Segment Open
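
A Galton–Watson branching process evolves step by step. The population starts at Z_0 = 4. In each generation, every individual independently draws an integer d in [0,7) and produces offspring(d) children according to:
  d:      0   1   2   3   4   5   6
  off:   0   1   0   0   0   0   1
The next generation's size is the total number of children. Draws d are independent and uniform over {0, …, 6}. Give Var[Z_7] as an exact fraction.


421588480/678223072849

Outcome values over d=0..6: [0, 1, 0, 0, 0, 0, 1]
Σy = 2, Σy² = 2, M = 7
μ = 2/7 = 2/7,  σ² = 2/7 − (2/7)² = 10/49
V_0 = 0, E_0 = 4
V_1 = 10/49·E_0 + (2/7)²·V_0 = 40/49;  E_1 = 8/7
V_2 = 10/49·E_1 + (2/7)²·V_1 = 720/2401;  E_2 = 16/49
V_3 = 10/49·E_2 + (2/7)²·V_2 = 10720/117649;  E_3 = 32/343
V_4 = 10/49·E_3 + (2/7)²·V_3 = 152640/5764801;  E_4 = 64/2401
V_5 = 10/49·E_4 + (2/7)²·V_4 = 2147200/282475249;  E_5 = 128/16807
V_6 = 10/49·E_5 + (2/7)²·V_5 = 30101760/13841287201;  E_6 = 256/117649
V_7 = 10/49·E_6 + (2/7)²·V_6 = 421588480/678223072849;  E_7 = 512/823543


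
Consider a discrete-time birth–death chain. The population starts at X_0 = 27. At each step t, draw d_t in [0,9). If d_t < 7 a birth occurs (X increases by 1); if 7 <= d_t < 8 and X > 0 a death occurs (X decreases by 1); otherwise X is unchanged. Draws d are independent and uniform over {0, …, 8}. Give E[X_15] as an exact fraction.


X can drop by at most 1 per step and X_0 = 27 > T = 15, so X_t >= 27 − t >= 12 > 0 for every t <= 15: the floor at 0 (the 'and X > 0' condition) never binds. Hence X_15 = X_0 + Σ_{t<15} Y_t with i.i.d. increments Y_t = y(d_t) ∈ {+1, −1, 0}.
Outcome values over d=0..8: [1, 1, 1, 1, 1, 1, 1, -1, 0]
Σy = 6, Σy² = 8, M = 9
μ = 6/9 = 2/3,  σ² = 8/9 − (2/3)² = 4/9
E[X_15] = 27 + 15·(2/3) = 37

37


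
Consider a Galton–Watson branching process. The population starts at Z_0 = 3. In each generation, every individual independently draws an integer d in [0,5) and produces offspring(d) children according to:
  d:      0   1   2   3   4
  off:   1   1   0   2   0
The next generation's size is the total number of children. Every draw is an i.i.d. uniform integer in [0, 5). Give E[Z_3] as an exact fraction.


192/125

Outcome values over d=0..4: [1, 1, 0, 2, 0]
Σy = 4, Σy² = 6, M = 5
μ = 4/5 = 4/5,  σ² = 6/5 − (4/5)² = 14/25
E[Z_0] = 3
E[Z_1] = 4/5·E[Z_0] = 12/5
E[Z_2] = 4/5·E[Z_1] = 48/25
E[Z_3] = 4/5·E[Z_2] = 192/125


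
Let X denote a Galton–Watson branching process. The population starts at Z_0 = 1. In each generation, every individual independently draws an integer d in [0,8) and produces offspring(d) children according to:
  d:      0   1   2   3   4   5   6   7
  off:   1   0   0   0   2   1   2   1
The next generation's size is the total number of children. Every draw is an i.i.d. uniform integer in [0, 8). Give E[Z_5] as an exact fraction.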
Segment Closed
Segment Open
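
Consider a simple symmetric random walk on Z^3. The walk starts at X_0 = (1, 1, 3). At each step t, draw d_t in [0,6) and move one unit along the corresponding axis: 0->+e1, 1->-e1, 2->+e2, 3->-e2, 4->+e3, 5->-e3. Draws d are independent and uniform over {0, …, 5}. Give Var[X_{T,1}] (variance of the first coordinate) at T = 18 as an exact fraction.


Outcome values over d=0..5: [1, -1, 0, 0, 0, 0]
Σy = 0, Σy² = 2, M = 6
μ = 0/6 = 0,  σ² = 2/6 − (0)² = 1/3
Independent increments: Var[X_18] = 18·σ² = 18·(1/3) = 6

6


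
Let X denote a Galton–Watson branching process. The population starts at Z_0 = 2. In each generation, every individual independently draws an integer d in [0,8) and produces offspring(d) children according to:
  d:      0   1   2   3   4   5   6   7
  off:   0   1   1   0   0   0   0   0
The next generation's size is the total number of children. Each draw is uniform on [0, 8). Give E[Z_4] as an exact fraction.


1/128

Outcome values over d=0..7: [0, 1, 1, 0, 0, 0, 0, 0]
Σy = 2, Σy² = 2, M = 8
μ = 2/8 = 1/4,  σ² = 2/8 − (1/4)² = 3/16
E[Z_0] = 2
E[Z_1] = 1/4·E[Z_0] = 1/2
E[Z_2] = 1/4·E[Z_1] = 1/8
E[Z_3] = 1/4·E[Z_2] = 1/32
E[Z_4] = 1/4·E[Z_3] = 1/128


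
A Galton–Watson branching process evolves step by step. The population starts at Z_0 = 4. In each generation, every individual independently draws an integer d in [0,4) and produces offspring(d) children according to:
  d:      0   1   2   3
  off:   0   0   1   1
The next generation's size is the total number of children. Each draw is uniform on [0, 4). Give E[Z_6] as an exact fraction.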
Segment Closed
[Directions]:
Read through the listing and copy each line in which the word "evolves" occurs.

[Solution below]:
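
A Galton–Watson branching process evolves step by step. The population starts at Z_0 = 4. In each generation, every individual independently draws an integer d in [0,7) and produces offspring(d) children according to:
A Galton–Watson branching process evolves step by step. The population starts at Z_0 = 4. In each generation, every individual independently draws an integer d in [0,4) and produces offspring(d) children according to: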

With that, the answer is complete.